● Directions for this task
All of the records listed below should be retyped exactly.

● Source data
──────────

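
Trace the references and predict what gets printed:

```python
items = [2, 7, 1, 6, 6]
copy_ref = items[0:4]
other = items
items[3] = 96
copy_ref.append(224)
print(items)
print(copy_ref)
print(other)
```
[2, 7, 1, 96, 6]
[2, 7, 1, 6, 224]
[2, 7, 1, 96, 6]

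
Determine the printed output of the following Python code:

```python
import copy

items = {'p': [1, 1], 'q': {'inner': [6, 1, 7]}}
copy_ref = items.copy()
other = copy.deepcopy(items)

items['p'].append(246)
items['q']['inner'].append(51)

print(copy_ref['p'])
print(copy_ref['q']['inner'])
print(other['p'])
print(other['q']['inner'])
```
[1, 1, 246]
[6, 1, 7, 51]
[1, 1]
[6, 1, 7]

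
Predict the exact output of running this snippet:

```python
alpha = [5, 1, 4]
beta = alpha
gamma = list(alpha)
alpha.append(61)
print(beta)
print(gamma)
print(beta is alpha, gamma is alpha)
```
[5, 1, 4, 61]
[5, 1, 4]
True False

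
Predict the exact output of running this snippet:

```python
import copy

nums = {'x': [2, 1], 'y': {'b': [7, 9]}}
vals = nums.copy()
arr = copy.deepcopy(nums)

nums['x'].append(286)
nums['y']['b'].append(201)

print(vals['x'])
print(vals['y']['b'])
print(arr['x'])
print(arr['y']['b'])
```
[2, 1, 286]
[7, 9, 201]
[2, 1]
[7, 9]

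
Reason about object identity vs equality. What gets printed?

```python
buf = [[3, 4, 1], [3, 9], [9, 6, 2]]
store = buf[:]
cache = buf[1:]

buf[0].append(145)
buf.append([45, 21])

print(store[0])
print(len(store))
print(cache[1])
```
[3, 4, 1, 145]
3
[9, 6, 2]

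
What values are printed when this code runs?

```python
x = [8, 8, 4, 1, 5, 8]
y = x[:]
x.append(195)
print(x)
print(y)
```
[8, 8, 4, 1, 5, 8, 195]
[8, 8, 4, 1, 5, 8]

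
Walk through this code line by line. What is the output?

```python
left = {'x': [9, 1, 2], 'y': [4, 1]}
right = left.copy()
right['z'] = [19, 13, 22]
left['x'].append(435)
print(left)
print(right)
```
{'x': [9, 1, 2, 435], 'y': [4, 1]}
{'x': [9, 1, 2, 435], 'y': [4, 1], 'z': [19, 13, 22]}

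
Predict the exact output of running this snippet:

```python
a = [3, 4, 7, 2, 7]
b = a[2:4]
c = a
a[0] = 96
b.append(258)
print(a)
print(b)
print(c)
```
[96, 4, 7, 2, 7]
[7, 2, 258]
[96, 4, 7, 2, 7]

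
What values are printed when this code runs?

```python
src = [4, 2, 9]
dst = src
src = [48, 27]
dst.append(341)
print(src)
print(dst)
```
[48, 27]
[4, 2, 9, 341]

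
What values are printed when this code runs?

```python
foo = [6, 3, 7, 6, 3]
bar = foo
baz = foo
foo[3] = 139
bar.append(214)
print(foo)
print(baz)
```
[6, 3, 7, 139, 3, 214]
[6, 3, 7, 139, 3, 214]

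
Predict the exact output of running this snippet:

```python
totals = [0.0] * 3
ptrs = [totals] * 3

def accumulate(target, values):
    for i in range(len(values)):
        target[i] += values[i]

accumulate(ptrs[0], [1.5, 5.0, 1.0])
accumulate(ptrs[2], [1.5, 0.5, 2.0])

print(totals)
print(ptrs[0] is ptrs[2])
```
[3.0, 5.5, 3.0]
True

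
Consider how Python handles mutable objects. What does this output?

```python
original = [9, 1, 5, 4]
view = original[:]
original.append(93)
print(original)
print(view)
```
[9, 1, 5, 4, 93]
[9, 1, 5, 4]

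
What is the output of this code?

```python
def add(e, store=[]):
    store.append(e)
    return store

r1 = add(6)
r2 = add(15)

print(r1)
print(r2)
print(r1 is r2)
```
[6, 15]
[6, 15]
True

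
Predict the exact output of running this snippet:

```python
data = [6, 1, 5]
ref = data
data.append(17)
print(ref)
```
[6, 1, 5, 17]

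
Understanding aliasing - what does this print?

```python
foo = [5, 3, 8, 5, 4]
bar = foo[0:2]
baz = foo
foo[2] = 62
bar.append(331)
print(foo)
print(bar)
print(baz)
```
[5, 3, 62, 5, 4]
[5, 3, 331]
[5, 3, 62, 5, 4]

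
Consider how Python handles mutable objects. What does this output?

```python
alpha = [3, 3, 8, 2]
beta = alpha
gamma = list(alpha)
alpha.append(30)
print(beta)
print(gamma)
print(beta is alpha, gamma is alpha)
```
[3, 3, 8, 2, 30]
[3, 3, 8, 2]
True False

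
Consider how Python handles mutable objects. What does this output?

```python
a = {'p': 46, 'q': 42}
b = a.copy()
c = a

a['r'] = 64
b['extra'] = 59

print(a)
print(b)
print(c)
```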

──────────

● Task response
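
Trace the references and predict what gets printed:

```python
items = [2, 7, 1, 6, 6]
copy_ref = items[0:4]
other = items
items[3] = 96
copy_ref.append(224)
print(items)
print(copy_ref)
print(other)
```
[2, 7, 1, 96, 6]
[2, 7, 1, 6, 224]
[2, 7, 1, 96, 6]

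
Determine the printed output of the following Python code:

```python
import copy

items = {'p': [1, 1], 'q': {'inner': [6, 1, 7]}}
copy_ref = items.copy()
other = copy.deepcopy(items)

items['p'].append(246)
items['q']['inner'].append(51)

print(copy_ref['p'])
print(copy_ref['q']['inner'])
print(other['p'])
print(other['q']['inner'])
```
[1, 1, 246]
[6, 1, 7, 51]
[1, 1]
[6, 1, 7]

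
Predict the exact output of running this snippet:

```python
alpha = [5, 1, 4]
beta = alpha
gamma = list(alpha)
alpha.append(61)
print(beta)
print(gamma)
print(beta is alpha, gamma is alpha)
```
[5, 1, 4, 61]
[5, 1, 4]
True False

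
Predict the exact output of running this snippet:

```python
import copy

nums = {'x': [2, 1], 'y': {'b': [7, 9]}}
vals = nums.copy()
arr = copy.deepcopy(nums)

nums['x'].append(286)
nums['y']['b'].append(201)

print(vals['x'])
print(vals['y']['b'])
print(arr['x'])
print(arr['y']['b'])
```
[2, 1, 286]
[7, 9, 201]
[2, 1]
[7, 9]

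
Reason about object identity vs equality. What gets printed?

```python
buf = [[3, 4, 1], [3, 9], [9, 6, 2]]
store = buf[:]
cache = buf[1:]

buf[0].append(145)
buf.append([45, 21])

print(store[0])
print(len(store))
print(cache[1])
```
[3, 4, 1, 145]
3
[9, 6, 2]

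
What values are printed when this code runs?

```python
x = [8, 8, 4, 1, 5, 8]
y = x[:]
x.append(195)
print(x)
print(y)
```
[8, 8, 4, 1, 5, 8, 195]
[8, 8, 4, 1, 5, 8]

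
Walk through this code line by line. What is the output?

```python
left = {'x': [9, 1, 2], 'y': [4, 1]}
right = left.copy()
right['z'] = [19, 13, 22]
left['x'].append(435)
print(left)
print(right)
```
{'x': [9, 1, 2, 435], 'y': [4, 1]}
{'x': [9, 1, 2, 435], 'y': [4, 1], 'z': [19, 13, 22]}

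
Predict the exact output of running this snippet:

```python
a = [3, 4, 7, 2, 7]
b = a[2:4]
c = a
a[0] = 96
b.append(258)
print(a)
print(b)
print(c)
```
[96, 4, 7, 2, 7]
[7, 2, 258]
[96, 4, 7, 2, 7]

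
What values are printed when this code runs?

```python
src = [4, 2, 9]
dst = src
src = [48, 27]
dst.append(341)
print(src)
print(dst)
```
[48, 27]
[4, 2, 9, 341]

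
What values are printed when this code runs?

```python
foo = [6, 3, 7, 6, 3]
bar = foo
baz = foo
foo[3] = 139
bar.append(214)
print(foo)
print(baz)
```
[6, 3, 7, 139, 3, 214]
[6, 3, 7, 139, 3, 214]

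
Predict the exact output of running this snippet:

```python
totals = [0.0] * 3
ptrs = [totals] * 3

def accumulate(target, values):
    for i in range(len(values)):
        target[i] += values[i]

accumulate(ptrs[0], [1.5, 5.0, 1.0])
accumulate(ptrs[2], [1.5, 0.5, 2.0])

print(totals)
print(ptrs[0] is ptrs[2])
```
[3.0, 5.5, 3.0]
True

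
Consider how Python handles mutable objects. What does this output?

```python
original = [9, 1, 5, 4]
view = original[:]
original.append(93)
print(original)
print(view)
```
[9, 1, 5, 4, 93]
[9, 1, 5, 4]

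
What is the output of this code?

```python
def add(e, store=[]):
    store.append(e)
    return store

r1 = add(6)
r2 = add(15)

print(r1)
print(r2)
print(r1 is r2)
```
[6, 15]
[6, 15]
True

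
Predict the exact output of running this snippet:

```python
data = [6, 1, 5]
ref = data
data.append(17)
print(ref)
```
[6, 1, 5, 17]

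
Understanding aliasing - what does this print?

```python
foo = [5, 3, 8, 5, 4]
bar = foo[0:2]
baz = foo
foo[2] = 62
bar.append(331)
print(foo)
print(bar)
print(baz)
```
[5, 3, 62, 5, 4]
[5, 3, 331]
[5, 3, 62, 5, 4]

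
Consider how Python handles mutable objects. What does this output?

```python
alpha = [3, 3, 8, 2]
beta = alpha
gamma = list(alpha)
alpha.append(30)
print(beta)
print(gamma)
print(beta is alpha, gamma is alpha)
```
[3, 3, 8, 2, 30]
[3, 3, 8, 2]
True False

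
Consider how Python handles mutable objects. What does this output?

```python
a = {'p': 46, 'q': 42}
b = a.copy()
c = a

a['r'] = 64
b['extra'] = 59

print(a)
print(b)
print(c)
```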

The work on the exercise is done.